> Task goal: Give back every line of the material exactly, as it appears below.

> Supplied data:
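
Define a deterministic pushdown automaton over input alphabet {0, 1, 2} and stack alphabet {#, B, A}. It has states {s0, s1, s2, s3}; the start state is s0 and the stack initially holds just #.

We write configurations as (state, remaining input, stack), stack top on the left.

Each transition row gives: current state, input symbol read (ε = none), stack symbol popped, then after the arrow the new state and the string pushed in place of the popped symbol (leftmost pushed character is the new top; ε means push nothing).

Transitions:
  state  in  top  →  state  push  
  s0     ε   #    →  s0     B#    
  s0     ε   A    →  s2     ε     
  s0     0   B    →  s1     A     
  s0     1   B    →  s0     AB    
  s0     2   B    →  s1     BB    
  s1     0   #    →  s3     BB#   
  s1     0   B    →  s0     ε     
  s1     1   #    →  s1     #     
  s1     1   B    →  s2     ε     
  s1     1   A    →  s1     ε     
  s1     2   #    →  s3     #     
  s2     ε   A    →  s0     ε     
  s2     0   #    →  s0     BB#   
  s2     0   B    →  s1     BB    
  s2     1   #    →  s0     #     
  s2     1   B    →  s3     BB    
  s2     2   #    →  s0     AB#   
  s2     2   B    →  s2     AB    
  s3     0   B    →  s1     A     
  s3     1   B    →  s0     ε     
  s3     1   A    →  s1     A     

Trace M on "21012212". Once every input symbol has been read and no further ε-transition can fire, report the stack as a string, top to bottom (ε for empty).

(s0, 21012212, #)
  ε-move, top #: go to s0, push B# → (s0, 21012212, B#)
  read 2, top B: go to s1, push BB → (s1, 1012212, BB#)
  read 1, top B: go to s2, push ε → (s2, 012212, B#)
  read 0, top B: go to s1, push BB → (s1, 12212, BB#)
  read 1, top B: go to s2, push ε → (s2, 2212, B#)
  read 2, top B: go to s2, push AB → (s2, 212, AB#)
  ε-move, top A: go to s0, push ε → (s0, 212, B#)
  read 2, top B: go to s1, push BB → (s1, 12, BB#)
  read 1, top B: go to s2, push ε → (s2, 2, B#)
  read 2, top B: go to s2, push AB → (s2, ε, AB#)
  ε-move, top A: go to s0, push ε → (s0, ε, B#)
All input consumed in state s0 with stack B#.

B#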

> Output of the exercise:
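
Define a deterministic pushdown automaton over input alphabet {0, 1, 2} and stack alphabet {#, B, A}. It has states {s0, s1, s2, s3}; the start state is s0 and the stack initially holds just #.

We write configurations as (state, remaining input, stack), stack top on the left.

Each transition row gives: current state, input symbol read (ε = none), stack symbol popped, then after the arrow the new state and the string pushed in place of the popped symbol (leftmost pushed character is the new top; ε means push nothing).

Transitions:
  state  in  top  →  state  push  
  s0     ε   #    →  s0     B#    
  s0     ε   A    →  s2     ε     
  s0     0   B    →  s1     A     
  s0     1   B    →  s0     AB    
  s0     2   B    →  s1     BB    
  s1     0   #    →  s3     BB#   
  s1     0   B    →  s0     ε     
  s1     1   #    →  s1     #     
  s1     1   B    →  s2     ε     
  s1     1   A    →  s1     ε     
  s1     2   #    →  s3     #     
  s2     ε   A    →  s0     ε     
  s2     0   #    →  s0     BB#   
  s2     0   B    →  s1     BB    
  s2     1   #    →  s0     #     
  s2     1   B    →  s3     BB    
  s2     2   #    →  s0     AB#   
  s2     2   B    →  s2     AB    
  s3     0   B    →  s1     A     
  s3     1   B    →  s0     ε     
  s3     1   A    →  s1     A     

Trace M on "21012212". Once every input symbol has been read and no further ε-transition can fire, report the stack as a string, top to bottom (ε for empty).

(s0, 21012212, #)
  ε-move, top #: go to s0, push B# → (s0, 21012212, B#)
  read 2, top B: go to s1, push BB → (s1, 1012212, BB#)
  read 1, top B: go to s2, push ε → (s2, 012212, B#)
  read 0, top B: go to s1, push BB → (s1, 12212, BB#)
  read 1, top B: go to s2, push ε → (s2, 2212, B#)
  read 2, top B: go to s2, push AB → (s2, 212, AB#)
  ε-move, top A: go to s0, push ε → (s0, 212, B#)
  read 2, top B: go to s1, push BB → (s1, 12, BB#)
  read 1, top B: go to s2, push ε → (s2, 2, B#)
  read 2, top B: go to s2, push AB → (s2, ε, AB#)
  ε-move, top A: go to s0, push ε → (s0, ε, B#)
All input consumed in state s0 with stack B#.

B#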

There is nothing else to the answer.